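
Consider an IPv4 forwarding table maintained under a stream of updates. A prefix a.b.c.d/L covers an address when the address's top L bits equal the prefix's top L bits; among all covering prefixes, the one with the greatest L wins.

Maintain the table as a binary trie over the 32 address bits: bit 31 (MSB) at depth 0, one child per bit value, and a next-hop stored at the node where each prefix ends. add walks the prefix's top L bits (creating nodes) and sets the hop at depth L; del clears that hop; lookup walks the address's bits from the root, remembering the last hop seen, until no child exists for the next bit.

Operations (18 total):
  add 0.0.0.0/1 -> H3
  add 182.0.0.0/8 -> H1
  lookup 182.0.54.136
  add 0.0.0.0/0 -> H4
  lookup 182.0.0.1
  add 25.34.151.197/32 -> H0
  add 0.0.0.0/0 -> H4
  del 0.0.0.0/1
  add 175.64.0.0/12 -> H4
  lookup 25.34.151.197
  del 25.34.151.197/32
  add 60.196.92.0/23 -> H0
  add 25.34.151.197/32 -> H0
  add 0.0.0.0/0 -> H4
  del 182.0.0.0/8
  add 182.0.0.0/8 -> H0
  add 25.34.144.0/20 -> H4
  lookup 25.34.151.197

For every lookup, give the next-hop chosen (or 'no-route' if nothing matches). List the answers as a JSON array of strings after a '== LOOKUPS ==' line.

Apply in order:
  add 0.0.0.0/1 -> H3 at depth 1
  add 182.0.0.0/8 -> H1 at depth 8
  ? 182.0.54.136  path d0:-→d1:-→d2:-→d3:-→d4:-→d5:-→d6:-→d7:-→d8:H1  best=H1
  add 0.0.0.0/0 -> H4 at depth 0
  ? 182.0.0.1  path d0:H4→d1:-→d2:-→d3:-→d4:-→d5:-→d6:-→d7:-→d8:H1  best=H1
  add 25.34.151.197/32 -> H0 at depth 32
  add 0.0.0.0/0 -> H4 at depth 0
  del 0.0.0.0/1 (clear depth 1)
  add 175.64.0.0/12 -> H4 at depth 12
  ? 25.34.151.197  path d0:H4→d1:-→d2:-→d3:-→d4:-→d5:-→d6:-→d7:-→d8:-→d9:-→d10:-→d11:-→d12:-→d13:-→d14:-→d15:-→d16:-→d17:-→d18:-→d19:-→d20:-→d21:-→d22:-→d23:-→d24:-→d25:-→d26:-→d27:-→d28:-→d29:-→d30:-→d31:-→d32:H0  best=H0
  del 25.34.151.197/32 (clear depth 32)
  add 60.196.92.0/23 -> H0 at depth 23
  add 25.34.151.197/32 -> H0 at depth 32
  add 0.0.0.0/0 -> H4 at depth 0
  del 182.0.0.0/8 (clear depth 8)
  add 182.0.0.0/8 -> H0 at depth 8
  add 25.34.144.0/20 -> H4 at depth 20
  ? 25.34.151.197  path d0:H4→d1:-→d2:-→d3:-→d4:-→d5:-→d6:-→d7:-→d8:-→d9:-→d10:-→d11:-→d12:-→d13:-→d14:-→d15:-→d16:-→d17:-→d18:-→d19:-→d20:H4→d21:-→d22:-→d23:-→d24:-→d25:-→d26:-→d27:-→d28:-→d29:-→d30:-→d31:-→d32:H0  best=H0

== LOOKUPS ==
["H1","H1","H0","H0"]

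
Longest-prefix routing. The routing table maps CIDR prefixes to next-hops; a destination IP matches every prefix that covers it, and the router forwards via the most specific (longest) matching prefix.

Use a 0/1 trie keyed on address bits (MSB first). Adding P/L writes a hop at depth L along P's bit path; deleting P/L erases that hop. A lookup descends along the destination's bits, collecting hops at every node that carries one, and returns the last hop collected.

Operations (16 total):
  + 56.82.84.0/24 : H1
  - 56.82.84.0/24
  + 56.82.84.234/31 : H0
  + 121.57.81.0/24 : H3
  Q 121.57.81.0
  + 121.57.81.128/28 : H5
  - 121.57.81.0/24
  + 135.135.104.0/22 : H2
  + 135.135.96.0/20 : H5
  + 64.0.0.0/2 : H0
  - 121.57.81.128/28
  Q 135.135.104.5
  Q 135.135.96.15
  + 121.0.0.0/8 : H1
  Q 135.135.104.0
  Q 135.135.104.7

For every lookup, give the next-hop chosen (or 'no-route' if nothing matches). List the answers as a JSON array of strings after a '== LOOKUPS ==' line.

Trace:
  add 56.82.84.0/24 -> H1 at depth 24
  del 56.82.84.0/24 (clear depth 24)
  add 56.82.84.234/31 -> H0 at depth 31
  add 121.57.81.0/24 -> H3 at depth 24
  lookup 121.57.81.0: bits 011110010011100101010001 walk d0:-→d1:-→d2:-→d3:-→d4:-→d5:-→d6:-→d7:-→d8:-→d9:-→d10:-→d11:-→d12:-→d13:-→d14:-→d15:-→d16:-→d17:-→d18:-→d19:-→d20:-→d21:-→d22:-→d23:-→d24:H3 -> H3
  add 121.57.81.128/28 -> H5 at depth 28
  del 121.57.81.0/24 (clear depth 24)
  add 135.135.104.0/22 -> H2 at depth 22
  add 135.135.96.0/20 -> H5 at depth 20
  add 64.0.0.0/2 -> H0 at depth 2
  del 121.57.81.128/28 (clear depth 28)
  lookup 135.135.104.5: bits 1000011110000111011010 walk d0:-→d1:-→d2:-→d3:-→d4:-→d5:-→d6:-→d7:-→d8:-→d9:-→d10:-→d11:-→d12:-→d13:-→d14:-→d15:-→d16:-→d17:-→d18:-→d19:-→d20:H5→d21:-→d22:H2 -> H2
  lookup 135.135.96.15: bits 10000111100001110110 walk d0:-→d1:-→d2:-→d3:-→d4:-→d5:-→d6:-→d7:-→d8:-→d9:-→d10:-→d11:-→d12:-→d13:-→d14:-→d15:-→d16:-→d17:-→d18:-→d19:-→d20:H5 -> H5
  add 121.0.0.0/8 -> H1 at depth 8
  lookup 135.135.104.0: bits 1000011110000111011010 walk d0:-→d1:-→d2:-→d3:-→d4:-→d5:-→d6:-→d7:-→d8:-→d9:-→d10:-→d11:-→d12:-→d13:-→d14:-→d15:-→d16:-→d17:-→d18:-→d19:-→d20:H5→d21:-→d22:H2 -> H2
  lookup 135.135.104.7: bits 1000011110000111011010 walk d0:-→d1:-→d2:-→d3:-→d4:-→d5:-→d6:-→d7:-→d8:-→d9:-→d10:-→d11:-→d12:-→d13:-→d14:-→d15:-→d16:-→d17:-→d18:-→d19:-→d20:H5→d21:-→d22:H2 -> H2

== LOOKUPS ==
["H3","H2","H5","H2","H2"]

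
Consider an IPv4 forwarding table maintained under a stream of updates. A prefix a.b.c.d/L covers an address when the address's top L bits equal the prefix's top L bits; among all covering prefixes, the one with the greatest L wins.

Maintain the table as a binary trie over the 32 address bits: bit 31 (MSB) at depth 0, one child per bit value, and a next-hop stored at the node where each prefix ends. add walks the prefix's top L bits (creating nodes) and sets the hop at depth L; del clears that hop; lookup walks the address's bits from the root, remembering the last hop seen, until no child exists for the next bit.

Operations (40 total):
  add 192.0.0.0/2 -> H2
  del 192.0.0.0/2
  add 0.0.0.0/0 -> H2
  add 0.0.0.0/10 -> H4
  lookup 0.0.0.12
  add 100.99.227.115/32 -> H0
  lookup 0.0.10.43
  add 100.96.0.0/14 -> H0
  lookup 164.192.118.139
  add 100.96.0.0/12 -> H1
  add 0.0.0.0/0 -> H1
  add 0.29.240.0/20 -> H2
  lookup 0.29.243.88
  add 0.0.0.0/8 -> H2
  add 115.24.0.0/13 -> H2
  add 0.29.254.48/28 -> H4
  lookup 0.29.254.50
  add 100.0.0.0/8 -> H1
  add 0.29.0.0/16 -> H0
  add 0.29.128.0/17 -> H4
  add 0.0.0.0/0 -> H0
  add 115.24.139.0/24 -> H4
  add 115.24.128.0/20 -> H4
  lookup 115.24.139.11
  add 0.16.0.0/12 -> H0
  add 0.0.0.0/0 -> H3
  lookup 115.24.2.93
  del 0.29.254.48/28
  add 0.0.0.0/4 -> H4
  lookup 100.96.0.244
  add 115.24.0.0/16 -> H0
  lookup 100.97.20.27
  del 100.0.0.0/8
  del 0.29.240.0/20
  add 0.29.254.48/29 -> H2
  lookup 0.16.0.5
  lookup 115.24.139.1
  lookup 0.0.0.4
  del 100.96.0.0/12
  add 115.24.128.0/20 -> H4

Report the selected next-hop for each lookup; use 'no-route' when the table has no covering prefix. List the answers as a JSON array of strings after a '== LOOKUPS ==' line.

Process each operation:
  add 192.0.0.0/2 -> H2 at depth 2
  - 192.0.0.0/2 clear@2
  add 0.0.0.0/0 -> H2 at depth 0
  add 0.0.0.0/10 -> H4 at depth 10
  Q 0.0.0.12: descend 0000000000 ; hops seen [H2,H4] ; pick H4
  add 100.99.227.115/32 -> H0 at depth 32
  Q 0.0.10.43: descend 0000000000 ; hops seen [H2,H4] ; pick H4
  add 100.96.0.0/14 -> H0 at depth 14
  Q 164.192.118.139: descend 1 ; hops seen [H2] ; pick H2
  add 100.96.0.0/12 -> H1 at depth 12
  add 0.0.0.0/0 -> H1 at depth 0
  add 0.29.240.0/20 -> H2 at depth 20
  Q 0.29.243.88: descend 00000000000111011111 ; hops seen [H1,H4,H2] ; pick H2
  add 0.0.0.0/8 -> H2 at depth 8
  add 115.24.0.0/13 -> H2 at depth 13
  add 0.29.254.48/28 -> H4 at depth 28
  Q 0.29.254.50: descend 0000000000011101111111100011 ; hops seen [H1,H2,H4,H2,H4] ; pick H4
  add 100.0.0.0/8 -> H1 at depth 8
  add 0.29.0.0/16 -> H0 at depth 16
  add 0.29.128.0/17 -> H4 at depth 17
  add 0.0.0.0/0 -> H0 at depth 0
  add 115.24.139.0/24 -> H4 at depth 24
  add 115.24.128.0/20 -> H4 at depth 20
  Q 115.24.139.11: descend 011100110001100010001011 ; hops seen [H0,H2,H4,H4] ; pick H4
  add 0.16.0.0/12 -> H0 at depth 12
  add 0.0.0.0/0 -> H3 at depth 0
  Q 115.24.2.93: descend 0111001100011000 ; hops seen [H3,H2] ; pick H2
  - 0.29.254.48/28 clear@28
  add 0.0.0.0/4 -> H4 at depth 4
  Q 100.96.0.244: descend 01100100011000 ; hops seen [H3,H1,H1,H0] ; pick H0
  add 115.24.0.0/16 -> H0 at depth 16
  Q 100.97.20.27: descend 01100100011000 ; hops seen [H3,H1,H1,H0] ; pick H0
  - 100.0.0.0/8 clear@8
  - 0.29.240.0/20 clear@20
  add 0.29.254.48/29 -> H2 at depth 29
  Q 0.16.0.5: descend 000000000001 ; hops seen [H3,H4,H2,H4,H0] ; pick H0
  Q 115.24.139.1: descend 011100110001100010001011 ; hops seen [H3,H2,H0,H4,H4] ; pick H4
  Q 0.0.0.4: descend 00000000000 ; hops seen [H3,H4,H2,H4] ; pick H4
  - 100.96.0.0/12 clear@12
  add 115.24.128.0/20 -> H4 at depth 20

== LOOKUPS ==
["H4","H4","H2","H2","H4","H4","H2","H0","H0","H0","H4","H4"]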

_ _ _ _ _

[What the task requires]: All that is wanted is an exact copy of the lines above from the one with "Use a 0/1 trie" through the one with "Q 135.135.104.7", with both ends included.

[Exercise result]:
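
Use a 0/1 trie keyed on address bits (MSB first). Adding P/L writes a hop at depth L along P's bit path; deleting P/L erases that hop. A lookup descends along the destination's bits, collecting hops at every node that carries one, and returns the last hop collected.

Operations (16 total):
  + 56.82.84.0/24 : H1
  - 56.82.84.0/24
  + 56.82.84.234/31 : H0
  + 121.57.81.0/24 : H3
  Q 121.57.81.0
  + 121.57.81.128/28 : H5
  - 121.57.81.0/24
  + 135.135.104.0/22 : H2
  + 135.135.96.0/20 : H5
  + 64.0.0.0/2 : H0
  - 121.57.81.128/28
  Q 135.135.104.5
  Q 135.135.96.15
  + 121.0.0.0/8 : H1
  Q 135.135.104.0
  Q 135.135.104.7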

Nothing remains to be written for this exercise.